§ Exercise
Somewhere below, one line contains "unknowns: (x_1, x_2)" and a later line contains "-3x + 5y = 12". Output those two lines and everything between them exactly, and nothing else.

↓↓↓

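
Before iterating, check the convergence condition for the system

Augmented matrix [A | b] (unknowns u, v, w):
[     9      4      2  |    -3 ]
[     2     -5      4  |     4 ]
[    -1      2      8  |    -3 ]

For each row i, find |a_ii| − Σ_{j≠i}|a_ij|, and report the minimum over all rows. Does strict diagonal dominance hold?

-1

row 1: |9| − (4+2) = 3
row 2: |-5| − (2+4) = -1
row 3: |8| − (1+2) = 5
minimum over rows = -1 → not strictly diagonally dominant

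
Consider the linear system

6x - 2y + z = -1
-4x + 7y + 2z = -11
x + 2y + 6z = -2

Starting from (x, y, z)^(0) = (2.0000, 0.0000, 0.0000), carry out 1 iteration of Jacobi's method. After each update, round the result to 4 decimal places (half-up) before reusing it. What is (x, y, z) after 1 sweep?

(-0.1667, -0.4286, -0.6667)

Iteration 1:
  x = (-1 - (-2)·0.0000 - (1)·0.0000) / (6) = -0.1667
  y = (-11 - (-4)·2.0000 - (2)·0.0000) / (7) = -0.4286
  z = (-2 - (1)·2.0000 - (2)·0.0000) / (6) = -0.6667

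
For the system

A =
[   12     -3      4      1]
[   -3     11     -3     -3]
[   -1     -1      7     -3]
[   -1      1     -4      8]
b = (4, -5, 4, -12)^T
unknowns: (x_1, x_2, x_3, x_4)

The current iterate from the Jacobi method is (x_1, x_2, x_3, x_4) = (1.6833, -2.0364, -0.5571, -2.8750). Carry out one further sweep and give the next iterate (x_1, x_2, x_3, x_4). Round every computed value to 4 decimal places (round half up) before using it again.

(0.2495, -0.9315, -0.7112, -1.3136)

One sweep:
  x_1 = (4 - (-3)·-2.0364 - (4)·-0.5571 - (1)·-2.8750) / (12) = 0.2495
  x_2 = (-5 - (-3)·1.6833 - (-3)·-0.5571 - (-3)·-2.8750) / (11) = -0.9315
  x_3 = (4 - (-1)·1.6833 - (-1)·-2.0364 - (-3)·-2.8750) / (7) = -0.7112
  x_4 = (-12 - (-1)·1.6833 - (1)·-2.0364 - (-4)·-0.5571) / (8) = -1.3136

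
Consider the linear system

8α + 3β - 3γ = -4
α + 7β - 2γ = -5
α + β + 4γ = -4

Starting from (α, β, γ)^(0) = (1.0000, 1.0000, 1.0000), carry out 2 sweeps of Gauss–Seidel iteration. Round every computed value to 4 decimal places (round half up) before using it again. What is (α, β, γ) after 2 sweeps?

(-0.6607, -0.8444, -0.6237)

Iteration 1:
  α = (-4 - (3)·1.0000 - (-3)·1.0000) / (8) = -0.5000
  β = (-5 - (1)·-0.5000 - (-2)·1.0000) / (7) = -0.3571
  γ = (-4 - (1)·-0.5000 - (1)·-0.3571) / (4) = -0.7857
Iteration 2:
  α = (-4 - (3)·-0.3571 - (-3)·-0.7857) / (8) = -0.6607
  β = (-5 - (1)·-0.6607 - (-2)·-0.7857) / (7) = -0.8444
  γ = (-4 - (1)·-0.6607 - (1)·-0.8444) / (4) = -0.6237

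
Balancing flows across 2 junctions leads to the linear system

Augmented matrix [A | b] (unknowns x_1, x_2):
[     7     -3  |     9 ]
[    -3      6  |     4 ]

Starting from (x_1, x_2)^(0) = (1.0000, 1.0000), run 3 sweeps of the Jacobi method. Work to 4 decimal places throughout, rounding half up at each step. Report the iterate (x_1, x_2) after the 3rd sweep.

(1.9388, 1.5595)

Iteration 1:
  x_1 = (9 - (-3)·1.0000) / (7) = 1.7143
  x_2 = (4 - (-3)·1.0000) / (6) = 1.1667
Iteration 2:
  x_1 = (9 - (-3)·1.1667) / (7) = 1.7857
  x_2 = (4 - (-3)·1.7143) / (6) = 1.5238
Iteration 3:
  x_1 = (9 - (-3)·1.5238) / (7) = 1.9388
  x_2 = (4 - (-3)·1.7857) / (6) = 1.5595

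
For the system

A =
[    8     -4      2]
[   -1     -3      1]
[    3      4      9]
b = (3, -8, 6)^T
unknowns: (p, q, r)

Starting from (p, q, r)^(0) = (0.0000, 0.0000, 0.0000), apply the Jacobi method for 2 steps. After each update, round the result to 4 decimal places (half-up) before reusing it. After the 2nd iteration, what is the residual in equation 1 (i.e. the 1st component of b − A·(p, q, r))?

3.0090

Iteration 1:
  p = (3 - (-4)·0.0000 - (2)·0.0000) / (8) = 0.3750
  q = (-8 - (-1)·0.0000 - (1)·0.0000) / (-3) = 2.6667
  r = (6 - (3)·0.0000 - (4)·0.0000) / (9) = 0.6667
Iteration 2:
  p = (3 - (-4)·2.6667 - (2)·0.6667) / (8) = 1.5417
  q = (-8 - (-1)·0.3750 - (1)·0.6667) / (-3) = 2.7639
  r = (6 - (3)·0.3750 - (4)·2.6667) / (9) = -0.6435
Residual b − A·x = (3.0090, 2.4769, -3.8892)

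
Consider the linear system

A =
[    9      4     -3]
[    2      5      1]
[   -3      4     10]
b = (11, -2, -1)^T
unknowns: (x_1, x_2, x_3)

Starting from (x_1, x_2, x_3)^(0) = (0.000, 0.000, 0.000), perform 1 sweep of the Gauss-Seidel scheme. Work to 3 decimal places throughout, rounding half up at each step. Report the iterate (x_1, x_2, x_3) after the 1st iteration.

Iteration 1:
  x_1 = (11 - (4)·0.000 - (-3)·0.000) / (9) = 1.222
  x_2 = (-2 - (2)·1.222 - (1)·0.000) / (5) = -0.889
  x_3 = (-1 - (-3)·1.222 - (4)·-0.889) / (10) = 0.622

(1.222, -0.889, 0.622)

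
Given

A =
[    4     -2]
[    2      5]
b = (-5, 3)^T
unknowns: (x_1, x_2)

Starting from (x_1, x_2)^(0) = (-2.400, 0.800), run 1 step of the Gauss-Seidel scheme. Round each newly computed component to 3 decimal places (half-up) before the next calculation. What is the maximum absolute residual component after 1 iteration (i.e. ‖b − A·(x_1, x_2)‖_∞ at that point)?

Iteration 1:
  x_1 = (-5 - (-2)·0.800) / (4) = -0.850
  x_2 = (3 - (2)·-0.850) / (5) = 0.940
Residual b − A·x = (0.280, 0.000); ∞-norm = 0.280

0.280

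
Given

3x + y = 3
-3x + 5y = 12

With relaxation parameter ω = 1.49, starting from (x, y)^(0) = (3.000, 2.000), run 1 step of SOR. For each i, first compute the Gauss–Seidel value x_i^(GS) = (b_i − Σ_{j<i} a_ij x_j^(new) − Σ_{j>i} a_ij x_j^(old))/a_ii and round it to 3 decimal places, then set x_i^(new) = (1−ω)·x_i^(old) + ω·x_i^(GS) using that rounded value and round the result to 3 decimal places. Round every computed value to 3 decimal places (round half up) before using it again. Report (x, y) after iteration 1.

Iteration 1:
  x: GS value = (3 - (1)·2.000) / (3) = 0.333;  x ← (1−ω)·3.000 + ω·0.333 = -0.974
  y: GS value = (12 - (-3)·-0.974) / (5) = 1.816;  y ← (1−ω)·2.000 + ω·1.816 = 1.726

(-0.974, 1.726)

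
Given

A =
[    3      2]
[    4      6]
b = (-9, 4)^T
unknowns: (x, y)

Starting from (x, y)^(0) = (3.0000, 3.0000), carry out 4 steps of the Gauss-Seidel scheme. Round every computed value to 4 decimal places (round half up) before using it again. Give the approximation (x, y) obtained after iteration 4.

(-6.0947, 4.7298)

Iteration 1:
  x = (-9 - (2)·3.0000) / (3) = -5.0000
  y = (4 - (4)·-5.0000) / (6) = 4.0000
Iteration 2:
  x = (-9 - (2)·4.0000) / (3) = -5.6667
  y = (4 - (4)·-5.6667) / (6) = 4.4445
Iteration 3:
  x = (-9 - (2)·4.4445) / (3) = -5.9630
  y = (4 - (4)·-5.9630) / (6) = 4.6420
Iteration 4:
  x = (-9 - (2)·4.6420) / (3) = -6.0947
  y = (4 - (4)·-6.0947) / (6) = 4.7298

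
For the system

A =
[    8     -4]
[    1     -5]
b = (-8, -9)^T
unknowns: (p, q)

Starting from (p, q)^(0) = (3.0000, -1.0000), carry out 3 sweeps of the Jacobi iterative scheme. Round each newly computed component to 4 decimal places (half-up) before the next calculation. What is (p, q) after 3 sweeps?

Iteration 1:
  p = (-8 - (-4)·-1.0000) / (8) = -1.5000
  q = (-9 - (1)·3.0000) / (-5) = 2.4000
Iteration 2:
  p = (-8 - (-4)·2.4000) / (8) = 0.2000
  q = (-9 - (1)·-1.5000) / (-5) = 1.5000
Iteration 3:
  p = (-8 - (-4)·1.5000) / (8) = -0.2500
  q = (-9 - (1)·0.2000) / (-5) = 1.8400

(-0.2500, 1.8400)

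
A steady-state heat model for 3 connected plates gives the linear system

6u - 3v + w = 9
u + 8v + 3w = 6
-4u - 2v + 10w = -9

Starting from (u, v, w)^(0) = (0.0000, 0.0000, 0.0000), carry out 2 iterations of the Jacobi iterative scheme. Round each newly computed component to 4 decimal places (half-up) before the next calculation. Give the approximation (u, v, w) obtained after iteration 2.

Iteration 1:
  u = (9 - (-3)·0.0000 - (1)·0.0000) / (6) = 1.5000
  v = (6 - (1)·0.0000 - (3)·0.0000) / (8) = 0.7500
  w = (-9 - (-4)·0.0000 - (-2)·0.0000) / (10) = -0.9000
Iteration 2:
  u = (9 - (-3)·0.7500 - (1)·-0.9000) / (6) = 2.0250
  v = (6 - (1)·1.5000 - (3)·-0.9000) / (8) = 0.9000
  w = (-9 - (-4)·1.5000 - (-2)·0.7500) / (10) = -0.1500

(2.0250, 0.9000, -0.1500)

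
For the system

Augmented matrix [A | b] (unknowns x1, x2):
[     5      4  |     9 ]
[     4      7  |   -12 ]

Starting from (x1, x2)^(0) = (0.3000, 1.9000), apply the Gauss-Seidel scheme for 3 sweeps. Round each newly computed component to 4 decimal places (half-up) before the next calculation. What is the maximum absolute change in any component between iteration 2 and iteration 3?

Iteration 1:
  x1 = (9 - (4)·1.9000) / (5) = 0.2800
  x2 = (-12 - (4)·0.2800) / (7) = -1.8743
Iteration 2:
  x1 = (9 - (4)·-1.8743) / (5) = 3.2994
  x2 = (-12 - (4)·3.2994) / (7) = -3.5997
Iteration 3:
  x1 = (9 - (4)·-3.5997) / (5) = 4.6798
  x2 = (-12 - (4)·4.6798) / (7) = -4.3885
Change: (1.3804, -0.7888) → max |·| = 1.3804

1.3804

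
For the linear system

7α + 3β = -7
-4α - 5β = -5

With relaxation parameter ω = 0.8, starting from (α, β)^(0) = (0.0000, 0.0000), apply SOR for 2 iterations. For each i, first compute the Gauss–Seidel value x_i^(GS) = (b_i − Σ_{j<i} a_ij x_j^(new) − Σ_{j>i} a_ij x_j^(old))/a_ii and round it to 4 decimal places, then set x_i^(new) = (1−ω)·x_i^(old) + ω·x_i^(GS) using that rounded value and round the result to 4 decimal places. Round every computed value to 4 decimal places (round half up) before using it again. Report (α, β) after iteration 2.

Iteration 1:
  α: GS value = (-7 - (3)·0.0000) / (7) = -1.0000;  α ← (1−ω)·0.0000 + ω·-1.0000 = -0.8000
  β: GS value = (-5 - (-4)·-0.8000) / (-5) = 1.6400;  β ← (1−ω)·0.0000 + ω·1.6400 = 1.3120
Iteration 2:
  α: GS value = (-7 - (3)·1.3120) / (7) = -1.5623;  α ← (1−ω)·-0.8000 + ω·-1.5623 = -1.4098
  β: GS value = (-5 - (-4)·-1.4098) / (-5) = 2.1278;  β ← (1−ω)·1.3120 + ω·2.1278 = 1.9646

(-1.4098, 1.9646)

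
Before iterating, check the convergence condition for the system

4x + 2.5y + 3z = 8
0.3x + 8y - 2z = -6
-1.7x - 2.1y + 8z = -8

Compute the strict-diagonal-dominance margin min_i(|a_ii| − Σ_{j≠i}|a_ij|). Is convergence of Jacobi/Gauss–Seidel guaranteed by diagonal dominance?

-1.5

row 1: |4| − (2.5+3) = -1.5
row 2: |8| − (0.3+2) = 5.7
row 3: |8| − (1.7+2.1) = 4.2
minimum over rows = -1.5 → not strictly diagonally dominant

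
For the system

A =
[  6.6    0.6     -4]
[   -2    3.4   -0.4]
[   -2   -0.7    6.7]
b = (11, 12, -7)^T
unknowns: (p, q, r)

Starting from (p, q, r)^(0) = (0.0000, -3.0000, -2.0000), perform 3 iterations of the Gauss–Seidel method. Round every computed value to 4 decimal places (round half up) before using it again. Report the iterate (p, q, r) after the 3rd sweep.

Iteration 1:
  p = (11 - (0.6)·-3.0000 - (-4)·-2.0000) / (6.6) = 0.7273
  q = (12 - (-2)·0.7273 - (-0.4)·-2.0000) / (3.4) = 3.7219
  r = (-7 - (-2)·0.7273 - (-0.7)·3.7219) / (6.7) = -0.4388
Iteration 2:
  p = (11 - (0.6)·3.7219 - (-4)·-0.4388) / (6.6) = 1.0624
  q = (12 - (-2)·1.0624 - (-0.4)·-0.4388) / (3.4) = 4.1027
  r = (-7 - (-2)·1.0624 - (-0.7)·4.1027) / (6.7) = -0.2990
Iteration 3:
  p = (11 - (0.6)·4.1027 - (-4)·-0.2990) / (6.6) = 1.1125
  q = (12 - (-2)·1.1125 - (-0.4)·-0.2990) / (3.4) = 4.1486
  r = (-7 - (-2)·1.1125 - (-0.7)·4.1486) / (6.7) = -0.2793

(1.1125, 4.1486, -0.2793)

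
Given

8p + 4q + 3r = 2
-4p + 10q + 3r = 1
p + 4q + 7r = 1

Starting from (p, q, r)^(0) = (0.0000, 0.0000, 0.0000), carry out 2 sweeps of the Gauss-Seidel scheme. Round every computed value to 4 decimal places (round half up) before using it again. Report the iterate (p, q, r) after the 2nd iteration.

(0.1527, 0.1632, 0.0278)

Iteration 1:
  p = (2 - (4)·0.0000 - (3)·0.0000) / (8) = 0.2500
  q = (1 - (-4)·0.2500 - (3)·0.0000) / (10) = 0.2000
  r = (1 - (1)·0.2500 - (4)·0.2000) / (7) = -0.0071
Iteration 2:
  p = (2 - (4)·0.2000 - (3)·-0.0071) / (8) = 0.1527
  q = (1 - (-4)·0.1527 - (3)·-0.0071) / (10) = 0.1632
  r = (1 - (1)·0.1527 - (4)·0.1632) / (7) = 0.0278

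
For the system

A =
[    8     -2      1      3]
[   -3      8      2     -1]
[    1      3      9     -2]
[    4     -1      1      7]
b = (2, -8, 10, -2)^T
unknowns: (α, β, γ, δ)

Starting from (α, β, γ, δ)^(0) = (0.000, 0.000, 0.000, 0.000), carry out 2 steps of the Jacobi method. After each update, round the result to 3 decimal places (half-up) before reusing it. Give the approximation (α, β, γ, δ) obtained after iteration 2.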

↑↑↑

§ Response area
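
unknowns: (x_1, x_2)

Starting from (x_1, x_2)^(0) = (-2.400, 0.800), run 1 step of the Gauss-Seidel scheme. Round each newly computed component to 3 decimal places (half-up) before the next calculation. What is the maximum absolute residual component after 1 iteration (i.e. ‖b − A·(x_1, x_2)‖_∞ at that point)?

Iteration 1:
  x_1 = (-5 - (-2)·0.800) / (4) = -0.850
  x_2 = (3 - (2)·-0.850) / (5) = 0.940
Residual b − A·x = (0.280, 0.000); ∞-norm = 0.280

0.280

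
Given

3x + y = 3
-3x + 5y = 12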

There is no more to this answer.